Look below for the line containing "Execution begins at". Reproduce it and every line after it exactly, and nothing more.

== Segment start ==

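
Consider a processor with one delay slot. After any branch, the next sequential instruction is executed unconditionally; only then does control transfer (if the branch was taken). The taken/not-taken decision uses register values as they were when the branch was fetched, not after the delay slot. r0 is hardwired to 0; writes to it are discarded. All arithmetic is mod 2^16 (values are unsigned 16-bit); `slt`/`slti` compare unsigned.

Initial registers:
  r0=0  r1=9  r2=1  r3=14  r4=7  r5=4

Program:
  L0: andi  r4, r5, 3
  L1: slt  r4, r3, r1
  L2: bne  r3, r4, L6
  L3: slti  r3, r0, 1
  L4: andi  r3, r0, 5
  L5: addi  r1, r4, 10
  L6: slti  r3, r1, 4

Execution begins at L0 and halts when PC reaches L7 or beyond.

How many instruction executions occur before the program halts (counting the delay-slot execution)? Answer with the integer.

[0] andi  r4, r5, 3  →  {r0:0, r1:9, r2:1, r3:14, r4:0, r5:4}
[1] slt  r4, r3, r1  →  {r0:0, r1:9, r2:1, r3:14, r4:0, r5:4}
[2] bne  r3, r4, L6  →  {r0:0, r1:9, r2:1, r3:14, r4:0, r5:4}  ⟨branch taken⟩
[3] slti  r3, r0, 1  →  {r0:0, r1:9, r2:1, r3:1, r4:0, r5:4}
[6] slti  r3, r1, 4  →  {r0:0, r1:9, r2:1, r3:0, r4:0, r5:4}

5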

== Segment end ==

[Completed task]
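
Execution begins at L0 and halts when PC reaches L7 or beyond.

How many instruction executions occur before the program halts (counting the delay-slot execution)? Answer with the integer.

[0] andi  r4, r5, 3  →  {r0:0, r1:9, r2:1, r3:14, r4:0, r5:4}
[1] slt  r4, r3, r1  →  {r0:0, r1:9, r2:1, r3:14, r4:0, r5:4}
[2] bne  r3, r4, L6  →  {r0:0, r1:9, r2:1, r3:14, r4:0, r5:4}  ⟨branch taken⟩
[3] slti  r3, r0, 1  →  {r0:0, r1:9, r2:1, r3:1, r4:0, r5:4}
[6] slti  r3, r1, 4  →  {r0:0, r1:9, r2:1, r3:0, r4:0, r5:4}

5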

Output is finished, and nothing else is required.